─── Data ───

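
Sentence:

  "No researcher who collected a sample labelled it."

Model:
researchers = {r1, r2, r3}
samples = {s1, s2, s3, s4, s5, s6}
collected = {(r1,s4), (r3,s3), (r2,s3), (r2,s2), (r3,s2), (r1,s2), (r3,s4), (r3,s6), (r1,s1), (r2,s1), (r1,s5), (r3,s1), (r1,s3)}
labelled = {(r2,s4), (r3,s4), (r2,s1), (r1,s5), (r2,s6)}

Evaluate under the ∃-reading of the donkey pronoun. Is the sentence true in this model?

False

"it" takes "a sample" as antecedent — a donkey pronoun bound across the clause boundary.
Truth condition: for no (r,s) with collected(r,s) does labelled(r,s) hold.
Restrictor pairs — does the scope hold? (r1,s1):fails  (r1,s2):fails  (r1,s3):fails  (r1,s4):fails  (r1,s5):holds  (r2,s1):holds  (r2,s2):fails  (r2,s3):fails  (r3,s1):fails  (r3,s2):fails  (r3,s3):fails  (r3,s4):holds  (r3,s6):fails
Scope holds for 3 pair(s), so the sentence is false.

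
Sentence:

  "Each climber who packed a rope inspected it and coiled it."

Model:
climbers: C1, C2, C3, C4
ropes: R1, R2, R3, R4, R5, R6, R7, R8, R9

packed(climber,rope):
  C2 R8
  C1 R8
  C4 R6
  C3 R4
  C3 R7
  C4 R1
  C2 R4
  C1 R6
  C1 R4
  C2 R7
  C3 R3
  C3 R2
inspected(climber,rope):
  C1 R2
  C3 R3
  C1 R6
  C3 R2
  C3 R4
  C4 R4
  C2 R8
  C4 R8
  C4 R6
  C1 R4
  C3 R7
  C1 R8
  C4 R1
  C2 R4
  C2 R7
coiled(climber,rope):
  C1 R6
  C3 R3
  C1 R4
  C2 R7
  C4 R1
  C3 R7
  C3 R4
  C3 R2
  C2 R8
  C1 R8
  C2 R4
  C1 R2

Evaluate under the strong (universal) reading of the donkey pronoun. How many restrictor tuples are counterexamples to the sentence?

"it" takes "a rope" as antecedent — a donkey pronoun bound across the clause boundary.
Strong reading: for every (c,r) with packed(c,r), inspected(c,r) ∧ coiled(c,r).
Restrictor pairs: (C1,R4) ✓  (C1,R6) ✓  (C1,R8) ✓  (C2,R4) ✓  (C2,R7) ✓  (C2,R8) ✓  (C3,R2) ✓  (C3,R3) ✓  (C3,R4) ✓  (C3,R7) ✓  (C4,R1) ✓  (C4,R6) ✗
Counterexamples (restrictor pairs failing the scope): 1.

1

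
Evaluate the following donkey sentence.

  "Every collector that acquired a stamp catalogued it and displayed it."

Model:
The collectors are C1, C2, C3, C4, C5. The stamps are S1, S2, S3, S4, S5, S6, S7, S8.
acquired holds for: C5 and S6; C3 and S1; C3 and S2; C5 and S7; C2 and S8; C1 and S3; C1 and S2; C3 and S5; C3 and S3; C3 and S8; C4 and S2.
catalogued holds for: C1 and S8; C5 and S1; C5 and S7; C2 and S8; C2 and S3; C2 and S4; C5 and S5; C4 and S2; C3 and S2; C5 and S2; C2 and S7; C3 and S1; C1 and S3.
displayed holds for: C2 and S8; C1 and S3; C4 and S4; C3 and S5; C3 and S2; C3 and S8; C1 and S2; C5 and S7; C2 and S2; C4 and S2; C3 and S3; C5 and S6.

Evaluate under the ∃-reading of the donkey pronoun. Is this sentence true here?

True

"it" takes "a stamp" as antecedent — a donkey pronoun bound across the clause boundary.
Weak reading: every collector c with some acquired-stamp has at least one acquired-stamp s such that catalogued(c,s) ∧ displayed(c,s).
Per collector: C1:✓  C2:✓  C3:✓  C4:✓  C5:✓
Every collector in the restrictor has a witness.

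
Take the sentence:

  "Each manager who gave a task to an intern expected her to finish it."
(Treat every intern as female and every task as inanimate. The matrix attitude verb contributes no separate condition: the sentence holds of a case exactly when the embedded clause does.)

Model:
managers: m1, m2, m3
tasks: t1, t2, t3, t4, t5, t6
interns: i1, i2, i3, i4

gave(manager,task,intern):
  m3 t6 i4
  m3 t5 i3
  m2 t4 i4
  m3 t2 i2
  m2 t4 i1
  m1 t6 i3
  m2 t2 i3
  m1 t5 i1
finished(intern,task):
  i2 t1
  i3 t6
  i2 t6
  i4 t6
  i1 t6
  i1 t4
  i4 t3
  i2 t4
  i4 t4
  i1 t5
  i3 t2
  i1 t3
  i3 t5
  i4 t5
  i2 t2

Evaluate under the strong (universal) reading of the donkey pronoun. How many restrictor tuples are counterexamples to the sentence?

0

"her" takes "an intern" as antecedent and "it" takes "a task"; both are donkey pronouns co-varying with the restrictor.
Strong reading: for every (m,t,i) with gave(m,t,i), finished(i,t).
Restrictor triples: (m1,t5,i1)→finished(i1,t5) ✓  (m1,t6,i3)→finished(i3,t6) ✓  (m2,t2,i3)→finished(i3,t2) ✓  (m2,t4,i1)→finished(i1,t4) ✓  (m2,t4,i4)→finished(i4,t4) ✓  (m3,t2,i2)→finished(i2,t2) ✓  (m3,t5,i3)→finished(i3,t5) ✓  (m3,t6,i4)→finished(i4,t6) ✓
Counterexamples (restrictor triples failing the scope): 0.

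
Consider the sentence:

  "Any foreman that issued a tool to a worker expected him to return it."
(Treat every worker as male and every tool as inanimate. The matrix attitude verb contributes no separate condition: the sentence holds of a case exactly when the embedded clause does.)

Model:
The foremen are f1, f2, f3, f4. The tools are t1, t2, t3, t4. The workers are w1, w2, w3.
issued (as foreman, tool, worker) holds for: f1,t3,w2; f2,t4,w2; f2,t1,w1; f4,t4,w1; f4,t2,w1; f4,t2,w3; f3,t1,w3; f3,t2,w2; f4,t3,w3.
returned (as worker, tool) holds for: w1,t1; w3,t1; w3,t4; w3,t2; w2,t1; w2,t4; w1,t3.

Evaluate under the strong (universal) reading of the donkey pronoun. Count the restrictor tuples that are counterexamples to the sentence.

"him" takes "a worker" as antecedent and "it" takes "a tool"; both are donkey pronouns co-varying with the restrictor.
Strong reading: for every (f,t,w) with issued(f,t,w), returned(w,t).
Restrictor triples: (f1,t3,w2)→returned(w2,t3) ✗  (f2,t1,w1)→returned(w1,t1) ✓  (f2,t4,w2)→returned(w2,t4) ✓  (f3,t1,w3)→returned(w3,t1) ✓  (f3,t2,w2)→returned(w2,t2) ✗  (f4,t2,w1)→returned(w1,t2) ✗  (f4,t2,w3)→returned(w3,t2) ✓  (f4,t3,w3)→returned(w3,t3) ✗  (f4,t4,w1)→returned(w1,t4) ✗
Counterexamples (restrictor triples failing the scope): 5.

5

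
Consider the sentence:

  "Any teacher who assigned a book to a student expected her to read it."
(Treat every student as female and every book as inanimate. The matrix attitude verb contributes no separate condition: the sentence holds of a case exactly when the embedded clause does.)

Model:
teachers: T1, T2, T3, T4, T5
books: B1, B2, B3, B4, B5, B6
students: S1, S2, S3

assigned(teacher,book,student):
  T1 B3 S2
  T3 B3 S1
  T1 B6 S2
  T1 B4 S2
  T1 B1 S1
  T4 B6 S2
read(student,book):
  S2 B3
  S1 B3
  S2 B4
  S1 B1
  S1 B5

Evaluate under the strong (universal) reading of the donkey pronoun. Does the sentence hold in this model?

"her" takes "a student" as antecedent and "it" takes "a book"; both are donkey pronouns co-varying with the restrictor.
Strong reading: for every (t,b,s) with assigned(t,b,s), read(s,b).
Restrictor triples: (T1,B1,S1)→read(S1,B1) ✓  (T1,B3,S2)→read(S2,B3) ✓  (T1,B4,S2)→read(S2,B4) ✓  (T1,B6,S2)→read(S2,B6) ✗  (T3,B3,S1)→read(S1,B3) ✓  (T4,B6,S2)→read(S2,B6) ✗
Counterexample: (T1,B6,S2) — read(S2,B6) does not hold.

False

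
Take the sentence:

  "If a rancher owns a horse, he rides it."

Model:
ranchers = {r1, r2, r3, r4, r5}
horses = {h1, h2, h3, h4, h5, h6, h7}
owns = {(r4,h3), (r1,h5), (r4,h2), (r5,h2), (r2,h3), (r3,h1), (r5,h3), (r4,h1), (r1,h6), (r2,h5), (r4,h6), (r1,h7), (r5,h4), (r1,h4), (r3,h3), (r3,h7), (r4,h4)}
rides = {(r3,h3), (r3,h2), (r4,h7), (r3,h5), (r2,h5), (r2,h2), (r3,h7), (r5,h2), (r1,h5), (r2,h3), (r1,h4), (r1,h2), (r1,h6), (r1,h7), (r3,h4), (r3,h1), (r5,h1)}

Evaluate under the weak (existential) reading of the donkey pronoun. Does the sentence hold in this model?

False

"it" takes "a horse" as antecedent — a donkey pronoun bound across the clause boundary.
Weak reading: every rancher r with some owns-horse has at least one owns-horse h such that rides(r,h).
Per rancher: r1:✓  r2:✓  r3:✓  r4:✗  r5:✓
r4 has no witness among its owns-horses.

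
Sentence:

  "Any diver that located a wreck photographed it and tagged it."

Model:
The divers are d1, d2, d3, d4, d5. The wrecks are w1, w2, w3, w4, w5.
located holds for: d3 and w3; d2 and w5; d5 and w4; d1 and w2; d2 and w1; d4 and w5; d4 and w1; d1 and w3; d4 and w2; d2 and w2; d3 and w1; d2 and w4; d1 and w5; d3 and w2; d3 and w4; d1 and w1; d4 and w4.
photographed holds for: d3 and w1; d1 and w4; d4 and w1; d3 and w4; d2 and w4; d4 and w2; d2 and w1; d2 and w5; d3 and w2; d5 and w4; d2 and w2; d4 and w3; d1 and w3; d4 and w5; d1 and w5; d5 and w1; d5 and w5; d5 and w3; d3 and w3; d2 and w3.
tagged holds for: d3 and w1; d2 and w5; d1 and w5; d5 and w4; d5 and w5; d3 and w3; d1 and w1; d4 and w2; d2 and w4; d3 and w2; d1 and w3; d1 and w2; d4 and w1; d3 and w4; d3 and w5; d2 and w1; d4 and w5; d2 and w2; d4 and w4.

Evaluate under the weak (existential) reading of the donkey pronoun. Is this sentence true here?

"it" takes "a wreck" as antecedent — a donkey pronoun bound across the clause boundary.
Weak reading: every diver d with some located-wreck has at least one located-wreck w such that photographed(d,w) ∧ tagged(d,w).
Per diver: d1:✓  d2:✓  d3:✓  d4:✓  d5:✓
Every diver in the restrictor has a witness.

True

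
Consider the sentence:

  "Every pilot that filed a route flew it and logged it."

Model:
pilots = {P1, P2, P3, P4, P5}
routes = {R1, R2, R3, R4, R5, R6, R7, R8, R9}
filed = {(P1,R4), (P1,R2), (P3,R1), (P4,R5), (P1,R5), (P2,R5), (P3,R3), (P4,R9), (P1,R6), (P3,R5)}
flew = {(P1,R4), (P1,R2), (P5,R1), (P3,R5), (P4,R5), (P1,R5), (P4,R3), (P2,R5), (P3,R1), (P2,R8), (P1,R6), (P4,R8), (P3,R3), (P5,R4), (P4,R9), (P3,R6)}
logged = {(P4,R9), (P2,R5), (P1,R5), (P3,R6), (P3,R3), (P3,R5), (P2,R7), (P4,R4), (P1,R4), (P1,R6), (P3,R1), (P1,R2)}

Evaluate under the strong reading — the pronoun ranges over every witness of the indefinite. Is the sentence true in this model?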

───

Give back, unchanged, the run of lines in the listing above that begins at the line containing "The foremen are" and ends at the line containing "returned (as worker, tool)", both included.

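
The foremen are f1, f2, f3, f4. The tools are t1, t2, t3, t4. The workers are w1, w2, w3.
issued (as foreman, tool, worker) holds for: f1,t3,w2; f2,t4,w2; f2,t1,w1; f4,t4,w1; f4,t2,w1; f4,t2,w3; f3,t1,w3; f3,t2,w2; f4,t3,w3.
returned (as worker, tool) holds for: w1,t1; w3,t1; w3,t4; w3,t2; w2,t1; w2,t4; w1,t3.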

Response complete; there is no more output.